Activity =>
Look through the entries below. Report each line that has the word "relation" in it.

+ + + +

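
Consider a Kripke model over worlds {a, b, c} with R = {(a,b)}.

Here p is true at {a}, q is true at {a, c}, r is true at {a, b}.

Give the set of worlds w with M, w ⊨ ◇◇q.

a: successors {b}; ◇q there: b:F. ✗
b: no successors, so ◇◇q fails. ✗
c: no successors, so ◇◇q fails. ✗

∅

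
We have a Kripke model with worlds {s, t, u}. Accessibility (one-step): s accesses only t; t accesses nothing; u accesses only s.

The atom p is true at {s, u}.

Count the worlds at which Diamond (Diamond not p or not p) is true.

2

s: successors {t}; Diamond not p or not p there: t:T. ✓
t: no successors, so Diamond (Diamond not p or not p) fails. ✗
u: successors {s}; Diamond not p or not p there: s:T. ✓
Satisfying worlds: {s, u}.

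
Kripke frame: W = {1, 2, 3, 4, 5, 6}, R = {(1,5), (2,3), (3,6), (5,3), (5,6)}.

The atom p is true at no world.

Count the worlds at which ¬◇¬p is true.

1: ◇¬p is T. ✗
2: ◇¬p is T. ✗
3: ◇¬p is T. ✗
4: ◇¬p is F. ✓
5: ◇¬p is T. ✗
6: ◇¬p is F. ✓
Satisfying worlds: {4, 6}.

2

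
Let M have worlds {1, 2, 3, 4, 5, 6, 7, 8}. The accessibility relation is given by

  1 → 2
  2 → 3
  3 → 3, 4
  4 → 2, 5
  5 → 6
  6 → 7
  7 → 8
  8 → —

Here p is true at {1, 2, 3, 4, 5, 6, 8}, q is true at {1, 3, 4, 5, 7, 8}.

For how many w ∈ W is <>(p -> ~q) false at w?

4

1: successors {2}; p -> ~q there: 2:T. ✓
2: successors {3}; p -> ~q there: 3:F. ✗
3: successors {3, 4}; p -> ~q there: 3:F, 4:F. ✗
4: successors {2, 5}; p -> ~q there: 2:T, 5:F. ✓
5: successors {6}; p -> ~q there: 6:T. ✓
6: successors {7}; p -> ~q there: 7:T. ✓
7: successors {8}; p -> ~q there: 8:F. ✗
8: no successors, so <>(p -> ~q) fails. ✗
Satisfying worlds: {1, 4, 5, 6}.
So <>(p -> ~q) fails at the other 4 worlds.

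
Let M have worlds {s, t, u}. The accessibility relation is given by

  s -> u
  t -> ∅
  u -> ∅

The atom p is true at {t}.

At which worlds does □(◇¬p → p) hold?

s: successors {u}; ◇¬p → p there: u:T. ✓
t: no successors, so □(◇¬p → p) holds vacuously. ✓
u: no successors, so □(◇¬p → p) holds vacuously. ✓

{s, t, u}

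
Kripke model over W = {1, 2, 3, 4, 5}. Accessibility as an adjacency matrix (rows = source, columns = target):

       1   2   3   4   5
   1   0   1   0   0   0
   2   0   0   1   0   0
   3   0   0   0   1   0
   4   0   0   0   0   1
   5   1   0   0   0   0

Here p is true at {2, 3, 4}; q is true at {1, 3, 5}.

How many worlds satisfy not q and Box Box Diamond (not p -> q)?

1: not q is F, Box Box Diamond (not p -> q) is T. ✗
2: not q is T, Box Box Diamond (not p -> q) is T. ✓
3: not q is F, Box Box Diamond (not p -> q) is T. ✗
4: not q is T, Box Box Diamond (not p -> q) is T. ✓
5: not q is F, Box Box Diamond (not p -> q) is T. ✗
Satisfying worlds: {2, 4}.

2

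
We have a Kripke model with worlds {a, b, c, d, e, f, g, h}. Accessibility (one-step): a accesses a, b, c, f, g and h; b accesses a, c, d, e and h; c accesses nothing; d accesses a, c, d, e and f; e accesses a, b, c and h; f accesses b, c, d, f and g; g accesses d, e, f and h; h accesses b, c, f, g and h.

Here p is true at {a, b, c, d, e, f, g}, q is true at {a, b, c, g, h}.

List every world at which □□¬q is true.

{c}

a: successors {a, b, c, f, g, h}; □¬q there: a:F, b:F, c:T, f:F, g:F, h:F. ✗
b: successors {a, c, d, e, h}; □¬q there: a:F, c:T, d:F, e:F, h:F. ✗
c: no successors, so □□¬q holds vacuously. ✓
d: successors {a, c, d, e, f}; □¬q there: a:F, c:T, d:F, e:F, f:F. ✗
e: successors {a, b, c, h}; □¬q there: a:F, b:F, c:T, h:F. ✗
f: successors {b, c, d, f, g}; □¬q there: b:F, c:T, d:F, f:F, g:F. ✗
g: successors {d, e, f, h}; □¬q there: d:F, e:F, f:F, h:F. ✗
h: successors {b, c, f, g, h}; □¬q there: b:F, c:T, f:F, g:F, h:F. ✗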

+ + + +

The completed task =>
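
Let M have worlds {1, 2, 3, 4, 5, 6, 7, 8}. The accessibility relation is given by
Let M have worlds {s, t, u}. The accessibility relation is given by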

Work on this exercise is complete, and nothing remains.